• **The data**:
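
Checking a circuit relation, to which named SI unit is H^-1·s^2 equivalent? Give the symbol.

F

H = Wb/A (inductance = flux per current),
    = kg·m²·s⁻²·A⁻².
So H⁻¹ = kg⁻¹·m⁻²·s²·A².
Combining: H⁻¹·s² = (kg⁻¹·m⁻²·s²·A²) · s² = kg⁻¹·m⁻²·s⁴·A².
kg⁻¹·m⁻²·s⁴·A² is the base-SI form of the farad.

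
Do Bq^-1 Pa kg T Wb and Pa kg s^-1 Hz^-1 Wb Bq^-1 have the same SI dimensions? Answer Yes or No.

Left side:
  Bq = 1/s = s⁻¹ (activity is decays per second).
  So Bq⁻¹ = s.
  Pa = N/m² (pressure = force per area),
      = kg·m⁻¹·s⁻².
  T = Wb/m² (flux density = flux per area),
      = kg·s⁻²·A⁻¹.
  Wb = V·s (flux: a volt is a weber per second),
      = kg·m²·s⁻²·A⁻¹.
  Combining: Bq⁻¹·Pa·kg·T·Wb = s · (kg·m⁻¹·s⁻²) · kg · (kg·s⁻²·A⁻¹) · (kg·m²·s⁻²·A⁻¹) = kg⁴·m·s⁻⁵·A⁻².
Right side:
  Pa = N/m² (pressure = force per area),
      = kg·m⁻¹·s⁻².
  Hz = 1/s = s⁻¹ (frequency is cycles per second).
  So Hz⁻¹ = s.
  Wb = V·s (flux: a volt is a weber per second),
      = kg·m²·s⁻²·A⁻¹.
  Bq = 1/s = s⁻¹ (activity is decays per second).
  So Bq⁻¹ = s.
  Combining: Pa·kg·s⁻¹·Hz⁻¹·Wb·Bq⁻¹ = (kg·m⁻¹·s⁻²) · kg · s⁻¹ · s · (kg·m²·s⁻²·A⁻¹) · s = kg³·m·s⁻³·A⁻¹.
Left is kg⁴·m·s⁻⁵·A⁻²; right is kg³·m·s⁻³·A⁻¹ — different.

No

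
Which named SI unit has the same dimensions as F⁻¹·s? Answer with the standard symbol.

Ω

F = C/V (capacitance = charge per voltage),
    = A·s/(kg·m²·s⁻³·A⁻¹) (substituting C and V),
    = kg⁻¹·m⁻²·s⁴·A².
So F⁻¹ = kg·m²·s⁻⁴·A⁻².
Combining: F⁻¹·s = (kg·m²·s⁻⁴·A⁻²) · s = kg·m²·s⁻³·A⁻².
kg·m²·s⁻³·A⁻² is the base-SI form of the ohm.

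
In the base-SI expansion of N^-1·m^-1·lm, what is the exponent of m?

N = kg·m/s² = kg·m·s⁻² (force = mass × acceleration).
So N⁻¹ = kg⁻¹·m⁻¹·s².
lm = cd·sr = cd (luminous flux; sr is dimensionless).
Combining: N⁻¹·m⁻¹·lm = (kg⁻¹·m⁻¹·s²) · m⁻¹ · cd = kg⁻¹·m⁻²·s²·cd.
The exponent of m is -2.

-2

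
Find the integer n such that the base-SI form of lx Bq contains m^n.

lx = m⁻²·cd.
Bq = s⁻¹.
Combining: lx·Bq = (m⁻²·cd) · s⁻¹ = m⁻²·s⁻¹·cd.
The exponent of m is -2.

-2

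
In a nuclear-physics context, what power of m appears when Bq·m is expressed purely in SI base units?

1

Bq = s⁻¹.
Combining: Bq·m = s⁻¹ · m = m·s⁻¹.
The exponent of m is 1.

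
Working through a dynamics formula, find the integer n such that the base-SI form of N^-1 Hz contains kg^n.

-1

N = kg·m/s² = kg·m·s⁻² (force = mass × acceleration).
So N⁻¹ = kg⁻¹·m⁻¹·s².
Hz = 1/s = s⁻¹ (frequency is cycles per second).
Combining: N⁻¹·Hz = (kg⁻¹·m⁻¹·s²) · s⁻¹ = kg⁻¹·m⁻¹·s.
The exponent of kg is -1.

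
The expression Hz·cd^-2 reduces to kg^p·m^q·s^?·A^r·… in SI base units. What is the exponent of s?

Hz = s⁻¹.
Combining: Hz·cd⁻² = s⁻¹ · cd⁻² = s⁻¹·cd⁻².
The exponent of s is -1.

-1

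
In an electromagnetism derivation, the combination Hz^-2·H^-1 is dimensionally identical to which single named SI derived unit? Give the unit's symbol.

F

Hz = s⁻¹.
So Hz⁻² = s².
H = kg·m²·s⁻²·A⁻².
So H⁻¹ = kg⁻¹·m⁻²·s²·A².
Combining: Hz⁻²·H⁻¹ = s² · (kg⁻¹·m⁻²·s²·A²) = kg⁻¹·m⁻²·s⁴·A².
kg⁻¹·m⁻²·s⁴·A² is the base-SI form of the farad.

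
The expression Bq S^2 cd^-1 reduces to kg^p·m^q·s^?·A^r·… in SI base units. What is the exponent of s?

Bq = s⁻¹.
S = kg⁻¹·m⁻²·s³·A².
So S² = kg⁻²·m⁻⁴·s⁶·A⁴.
Combining: Bq·S²·cd⁻¹ = s⁻¹ · (kg⁻²·m⁻⁴·s⁶·A⁴) · cd⁻¹ = kg⁻²·m⁻⁴·s⁵·A⁴·cd⁻¹.
The exponent of s is 5.

5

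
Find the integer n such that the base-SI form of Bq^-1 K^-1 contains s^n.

1

Bq = s⁻¹.
So Bq⁻¹ = s.
Combining: Bq⁻¹·K⁻¹ = s · K⁻¹ = s·K⁻¹.
The exponent of s is 1.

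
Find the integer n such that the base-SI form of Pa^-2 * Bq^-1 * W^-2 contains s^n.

11

Pa = N/m² (pressure = force per area),
    = kg·m⁻¹·s⁻².
So Pa⁻² = kg⁻²·m²·s⁴.
Bq = 1/s = s⁻¹ (activity is decays per second).
So Bq⁻¹ = s.
W = J/s (power = energy per time),
    = kg·m²·s⁻³.
So W⁻² = kg⁻²·m⁻⁴·s⁶.
Combining: Pa⁻²·Bq⁻¹·W⁻² = (kg⁻²·m²·s⁴) · s · (kg⁻²·m⁻⁴·s⁶) = kg⁻⁴·m⁻²·s¹¹.
The exponent of s is 11.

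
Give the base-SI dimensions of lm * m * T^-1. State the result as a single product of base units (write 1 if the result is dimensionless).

kg⁻¹·m·s²·A·cd

lm = cd.
T = kg·s⁻²·A⁻¹.
So T⁻¹ = kg⁻¹·s²·A.
Combining: lm·m·T⁻¹ = cd · m · (kg⁻¹·s²·A) = kg⁻¹·m·s²·A·cd.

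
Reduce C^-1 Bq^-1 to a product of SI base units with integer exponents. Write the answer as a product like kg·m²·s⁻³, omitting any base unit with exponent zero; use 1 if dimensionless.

A⁻¹

C = A·s = s·A (charge = current × time).
So C⁻¹ = s⁻¹·A⁻¹.
Bq = 1/s = s⁻¹ (activity is decays per second).
So Bq⁻¹ = s.
Combining: C⁻¹·Bq⁻¹ = (s⁻¹·A⁻¹) · s = A⁻¹.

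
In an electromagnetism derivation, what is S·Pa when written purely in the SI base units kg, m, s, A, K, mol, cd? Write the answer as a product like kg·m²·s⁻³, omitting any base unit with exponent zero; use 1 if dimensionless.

m⁻³·s·A²

S = kg⁻¹·m⁻²·s³·A².
Pa = kg·m⁻¹·s⁻².
Combining: S·Pa = (kg⁻¹·m⁻²·s³·A²) · (kg·m⁻¹·s⁻²) = m⁻³·s·A².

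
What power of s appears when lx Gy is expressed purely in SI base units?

-2

lx = lm/m² (illuminance = luminous flux per area),
    = m⁻²·cd.
Gy = J/kg (absorbed dose = energy per mass),
    = m²·s⁻².
Combining: lx·Gy = (m⁻²·cd) · (m²·s⁻²) = s⁻²·cd.
The exponent of s is -2.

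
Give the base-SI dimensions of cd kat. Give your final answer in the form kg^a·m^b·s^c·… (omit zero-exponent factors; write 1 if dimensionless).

kat = mol/s = s⁻¹·mol (catalytic activity).
Combining: cd·kat = cd · (s⁻¹·mol) = s⁻¹·mol·cd.

s⁻¹·mol·cd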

• **Exercise directions**:
In the listing above, find the line containing "Give the base-SI dimensions of cd", then reproduce it and each line after it through the end, exactly and with nothing added.

• **Response for this exercise**:
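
Give the base-SI dimensions of cd kat. Give your final answer in the form kg^a·m^b·s^c·… (omit zero-exponent factors; write 1 if dimensionless).

kat = mol/s = s⁻¹·mol (catalytic activity).
Combining: cd·kat = cd · (s⁻¹·mol) = s⁻¹·mol·cd.

s⁻¹·mol·cd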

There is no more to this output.